(WORKING DATA)

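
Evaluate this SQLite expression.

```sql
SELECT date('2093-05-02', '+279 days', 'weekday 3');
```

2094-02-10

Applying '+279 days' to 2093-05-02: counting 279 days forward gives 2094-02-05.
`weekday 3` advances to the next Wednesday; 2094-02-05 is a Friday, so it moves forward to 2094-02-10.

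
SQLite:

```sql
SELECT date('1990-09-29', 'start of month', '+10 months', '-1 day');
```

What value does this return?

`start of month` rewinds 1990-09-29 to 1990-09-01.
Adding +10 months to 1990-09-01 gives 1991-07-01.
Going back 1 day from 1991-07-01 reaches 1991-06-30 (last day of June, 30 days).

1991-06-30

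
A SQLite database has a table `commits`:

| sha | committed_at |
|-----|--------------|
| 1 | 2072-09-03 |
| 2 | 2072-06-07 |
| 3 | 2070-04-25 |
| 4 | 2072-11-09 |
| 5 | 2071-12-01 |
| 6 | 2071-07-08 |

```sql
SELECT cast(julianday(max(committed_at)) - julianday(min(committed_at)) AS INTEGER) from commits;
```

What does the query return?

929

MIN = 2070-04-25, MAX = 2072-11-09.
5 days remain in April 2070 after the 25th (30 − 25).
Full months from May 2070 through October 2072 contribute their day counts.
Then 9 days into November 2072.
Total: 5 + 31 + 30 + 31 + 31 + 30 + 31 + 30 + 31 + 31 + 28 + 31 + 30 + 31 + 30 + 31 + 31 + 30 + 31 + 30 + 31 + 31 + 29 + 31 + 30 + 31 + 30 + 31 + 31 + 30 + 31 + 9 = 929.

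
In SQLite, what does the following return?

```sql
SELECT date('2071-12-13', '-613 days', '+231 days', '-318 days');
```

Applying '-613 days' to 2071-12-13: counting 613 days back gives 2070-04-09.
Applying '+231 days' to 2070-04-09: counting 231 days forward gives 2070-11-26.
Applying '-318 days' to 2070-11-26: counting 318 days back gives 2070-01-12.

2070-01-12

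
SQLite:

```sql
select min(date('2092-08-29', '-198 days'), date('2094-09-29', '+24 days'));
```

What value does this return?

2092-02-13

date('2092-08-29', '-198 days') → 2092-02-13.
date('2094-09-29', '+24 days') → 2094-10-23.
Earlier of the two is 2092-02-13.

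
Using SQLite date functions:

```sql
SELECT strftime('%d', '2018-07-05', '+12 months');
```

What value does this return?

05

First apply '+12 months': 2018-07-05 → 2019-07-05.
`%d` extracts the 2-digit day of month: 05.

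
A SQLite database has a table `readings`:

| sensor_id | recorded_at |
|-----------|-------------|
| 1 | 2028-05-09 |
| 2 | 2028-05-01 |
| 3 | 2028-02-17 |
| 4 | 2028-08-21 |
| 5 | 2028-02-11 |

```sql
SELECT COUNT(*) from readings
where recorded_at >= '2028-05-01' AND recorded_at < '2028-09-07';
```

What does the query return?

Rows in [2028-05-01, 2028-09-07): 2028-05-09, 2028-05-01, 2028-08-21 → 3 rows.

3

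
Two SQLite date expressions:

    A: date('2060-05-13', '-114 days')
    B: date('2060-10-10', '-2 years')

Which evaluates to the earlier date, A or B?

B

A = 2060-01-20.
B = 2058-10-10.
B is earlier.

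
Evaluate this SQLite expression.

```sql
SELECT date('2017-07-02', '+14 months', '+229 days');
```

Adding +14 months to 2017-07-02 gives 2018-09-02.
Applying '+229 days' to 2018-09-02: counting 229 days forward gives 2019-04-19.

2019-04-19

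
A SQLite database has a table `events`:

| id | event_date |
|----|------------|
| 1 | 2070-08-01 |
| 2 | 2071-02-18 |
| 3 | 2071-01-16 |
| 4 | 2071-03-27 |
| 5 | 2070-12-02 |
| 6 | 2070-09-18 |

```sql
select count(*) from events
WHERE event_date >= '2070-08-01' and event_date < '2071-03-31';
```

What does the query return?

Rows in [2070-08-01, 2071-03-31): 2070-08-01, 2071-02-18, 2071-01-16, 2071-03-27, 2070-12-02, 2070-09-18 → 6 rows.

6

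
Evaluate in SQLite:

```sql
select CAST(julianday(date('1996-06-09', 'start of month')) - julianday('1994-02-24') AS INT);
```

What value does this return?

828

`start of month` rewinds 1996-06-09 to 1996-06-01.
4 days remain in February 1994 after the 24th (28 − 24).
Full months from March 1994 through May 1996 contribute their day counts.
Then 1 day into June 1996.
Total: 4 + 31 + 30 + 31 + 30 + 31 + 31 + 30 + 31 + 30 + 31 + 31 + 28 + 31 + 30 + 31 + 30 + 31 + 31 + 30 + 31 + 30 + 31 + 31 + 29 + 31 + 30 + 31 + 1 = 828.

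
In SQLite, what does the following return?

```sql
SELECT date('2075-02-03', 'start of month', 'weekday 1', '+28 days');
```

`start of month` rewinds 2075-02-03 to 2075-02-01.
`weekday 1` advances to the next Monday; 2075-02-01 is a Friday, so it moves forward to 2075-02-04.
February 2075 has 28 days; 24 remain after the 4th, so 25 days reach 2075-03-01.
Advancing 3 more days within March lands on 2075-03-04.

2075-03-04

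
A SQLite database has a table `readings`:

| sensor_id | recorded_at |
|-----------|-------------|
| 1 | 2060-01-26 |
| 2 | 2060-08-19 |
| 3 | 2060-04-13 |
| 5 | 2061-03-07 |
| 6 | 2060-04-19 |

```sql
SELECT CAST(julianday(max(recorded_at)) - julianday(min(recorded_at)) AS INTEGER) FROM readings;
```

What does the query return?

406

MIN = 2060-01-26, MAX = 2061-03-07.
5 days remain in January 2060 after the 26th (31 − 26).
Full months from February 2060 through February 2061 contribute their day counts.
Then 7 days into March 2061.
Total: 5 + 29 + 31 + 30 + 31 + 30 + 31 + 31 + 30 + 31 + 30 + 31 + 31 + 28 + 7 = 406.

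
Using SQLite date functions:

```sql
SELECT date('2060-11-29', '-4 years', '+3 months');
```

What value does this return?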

(End WORKING DATA)

## ACTIVITY
Give back every entry, word for word.

## RESULT FOR THIS TASK
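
Evaluate this SQLite expression.

```sql
SELECT date('2093-05-02', '+279 days', 'weekday 3');
```

2094-02-10

Applying '+279 days' to 2093-05-02: counting 279 days forward gives 2094-02-05.
`weekday 3` advances to the next Wednesday; 2094-02-05 is a Friday, so it moves forward to 2094-02-10.

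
SQLite:

```sql
SELECT date('1990-09-29', 'start of month', '+10 months', '-1 day');
```

What value does this return?

`start of month` rewinds 1990-09-29 to 1990-09-01.
Adding +10 months to 1990-09-01 gives 1991-07-01.
Going back 1 day from 1991-07-01 reaches 1991-06-30 (last day of June, 30 days).

1991-06-30

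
A SQLite database has a table `commits`:

| sha | committed_at |
|-----|--------------|
| 1 | 2072-09-03 |
| 2 | 2072-06-07 |
| 3 | 2070-04-25 |
| 4 | 2072-11-09 |
| 5 | 2071-12-01 |
| 6 | 2071-07-08 |

```sql
SELECT cast(julianday(max(committed_at)) - julianday(min(committed_at)) AS INTEGER) from commits;
```

What does the query return?

929

MIN = 2070-04-25, MAX = 2072-11-09.
5 days remain in April 2070 after the 25th (30 − 25).
Full months from May 2070 through October 2072 contribute their day counts.
Then 9 days into November 2072.
Total: 5 + 31 + 30 + 31 + 31 + 30 + 31 + 30 + 31 + 31 + 28 + 31 + 30 + 31 + 30 + 31 + 31 + 30 + 31 + 30 + 31 + 31 + 29 + 31 + 30 + 31 + 30 + 31 + 31 + 30 + 31 + 9 = 929.

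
In SQLite, what does the following return?

```sql
SELECT date('2071-12-13', '-613 days', '+231 days', '-318 days');
```

Applying '-613 days' to 2071-12-13: counting 613 days back gives 2070-04-09.
Applying '+231 days' to 2070-04-09: counting 231 days forward gives 2070-11-26.
Applying '-318 days' to 2070-11-26: counting 318 days back gives 2070-01-12.

2070-01-12

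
SQLite:

```sql
select min(date('2092-08-29', '-198 days'), date('2094-09-29', '+24 days'));
```

What value does this return?

2092-02-13

date('2092-08-29', '-198 days') → 2092-02-13.
date('2094-09-29', '+24 days') → 2094-10-23.
Earlier of the two is 2092-02-13.

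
Using SQLite date functions:

```sql
SELECT strftime('%d', '2018-07-05', '+12 months');
```

What value does this return?

05

First apply '+12 months': 2018-07-05 → 2019-07-05.
`%d` extracts the 2-digit day of month: 05.

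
A SQLite database has a table `readings`:

| sensor_id | recorded_at |
|-----------|-------------|
| 1 | 2028-05-09 |
| 2 | 2028-05-01 |
| 3 | 2028-02-17 |
| 4 | 2028-08-21 |
| 5 | 2028-02-11 |

```sql
SELECT COUNT(*) from readings
where recorded_at >= '2028-05-01' AND recorded_at < '2028-09-07';
```

What does the query return?

Rows in [2028-05-01, 2028-09-07): 2028-05-09, 2028-05-01, 2028-08-21 → 3 rows.

3

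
Two SQLite date expressions:

    A: date('2060-05-13', '-114 days')
    B: date('2060-10-10', '-2 years')

Which evaluates to the earlier date, A or B?

B

A = 2060-01-20.
B = 2058-10-10.
B is earlier.

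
Evaluate this SQLite expression.

```sql
SELECT date('2017-07-02', '+14 months', '+229 days');
```

Adding +14 months to 2017-07-02 gives 2018-09-02.
Applying '+229 days' to 2018-09-02: counting 229 days forward gives 2019-04-19.

2019-04-19

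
A SQLite database has a table `events`:

| id | event_date |
|----|------------|
| 1 | 2070-08-01 |
| 2 | 2071-02-18 |
| 3 | 2071-01-16 |
| 4 | 2071-03-27 |
| 5 | 2070-12-02 |
| 6 | 2070-09-18 |

```sql
select count(*) from events
WHERE event_date >= '2070-08-01' and event_date < '2071-03-31';
```

What does the query return?

Rows in [2070-08-01, 2071-03-31): 2070-08-01, 2071-02-18, 2071-01-16, 2071-03-27, 2070-12-02, 2070-09-18 → 6 rows.

6

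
Evaluate in SQLite:

```sql
select CAST(julianday(date('1996-06-09', 'start of month')) - julianday('1994-02-24') AS INT);
```

What value does this return?

828

`start of month` rewinds 1996-06-09 to 1996-06-01.
4 days remain in February 1994 after the 24th (28 − 24).
Full months from March 1994 through May 1996 contribute their day counts.
Then 1 day into June 1996.
Total: 4 + 31 + 30 + 31 + 30 + 31 + 31 + 30 + 31 + 30 + 31 + 31 + 28 + 31 + 30 + 31 + 30 + 31 + 31 + 30 + 31 + 30 + 31 + 31 + 29 + 31 + 30 + 31 + 1 = 828.

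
In SQLite, what does the following return?

```sql
SELECT date('2075-02-03', 'start of month', 'weekday 1', '+28 days');
```

`start of month` rewinds 2075-02-03 to 2075-02-01.
`weekday 1` advances to the next Monday; 2075-02-01 is a Friday, so it moves forward to 2075-02-04.
February 2075 has 28 days; 24 remain after the 4th, so 25 days reach 2075-03-01.
Advancing 3 more days within March lands on 2075-03-04.

2075-03-04

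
A SQLite database has a table `readings`:

| sensor_id | recorded_at |
|-----------|-------------|
| 1 | 2060-01-26 |
| 2 | 2060-08-19 |
| 3 | 2060-04-13 |
| 5 | 2061-03-07 |
| 6 | 2060-04-19 |

```sql
SELECT CAST(julianday(max(recorded_at)) - julianday(min(recorded_at)) AS INTEGER) FROM readings;
```

What does the query return?

406

MIN = 2060-01-26, MAX = 2061-03-07.
5 days remain in January 2060 after the 26th (31 − 26).
Full months from February 2060 through February 2061 contribute their day counts.
Then 7 days into March 2061.
Total: 5 + 29 + 31 + 30 + 31 + 30 + 31 + 31 + 30 + 31 + 30 + 31 + 31 + 28 + 7 = 406.

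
Using SQLite date functions:

```sql
SELECT date('2060-11-29', '-4 years', '+3 months');
```

What value does this return?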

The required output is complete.